The expected response is the entire set of entries, copied exactly.

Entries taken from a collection
┄┄┄┄┄┄┄┄┄┄┄┄┄┄┄┄┄┄┄┄
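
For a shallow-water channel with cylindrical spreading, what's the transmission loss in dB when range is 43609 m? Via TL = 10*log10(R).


TL = 10*log10(43609) = 46.4

46.4 dB


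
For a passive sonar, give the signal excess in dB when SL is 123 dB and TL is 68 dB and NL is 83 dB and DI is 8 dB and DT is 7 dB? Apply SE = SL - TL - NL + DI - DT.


SE = SL - TL - NL + DI - DT = 123 - 68 - 83 + 8 - 7 = -27

-27 dB


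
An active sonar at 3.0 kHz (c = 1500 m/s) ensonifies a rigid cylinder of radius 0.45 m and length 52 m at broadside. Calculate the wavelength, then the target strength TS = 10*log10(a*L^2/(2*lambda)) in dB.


Step 1: lambda = c/f = 1500/3000 = 0.5 m
Step 2: TS = 10*log10(a*L^2/(2*lambda)) = 10*log10(0.45*52^2/(2*0.5)) = 30.85

30.85 dB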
┄┄┄┄┄┄┄┄┄┄┄┄┄┄┄┄┄┄┄┄
**Written response:**
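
For a shallow-water channel with cylindrical spreading, what's the transmission loss in dB when range is 43609 m? Via TL = 10*log10(R).


TL = 10*log10(43609) = 46.4

46.4 dB


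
For a passive sonar, give the signal excess in dB when SL is 123 dB and TL is 68 dB and NL is 83 dB and DI is 8 dB and DT is 7 dB? Apply SE = SL - TL - NL + DI - DT.


SE = SL - TL - NL + DI - DT = 123 - 68 - 83 + 8 - 7 = -27

-27 dB


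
An active sonar at 3.0 kHz (c = 1500 m/s) ensonifies a rigid cylinder of radius 0.45 m and length 52 m at broadside. Calculate the wavelength, then the target strength TS = 10*log10(a*L^2/(2*lambda)) in dB.


Step 1: lambda = c/f = 1500/3000 = 0.5 m
Step 2: TS = 10*log10(a*L^2/(2*lambda)) = 10*log10(0.45*52^2/(2*0.5)) = 30.85

30.85 dB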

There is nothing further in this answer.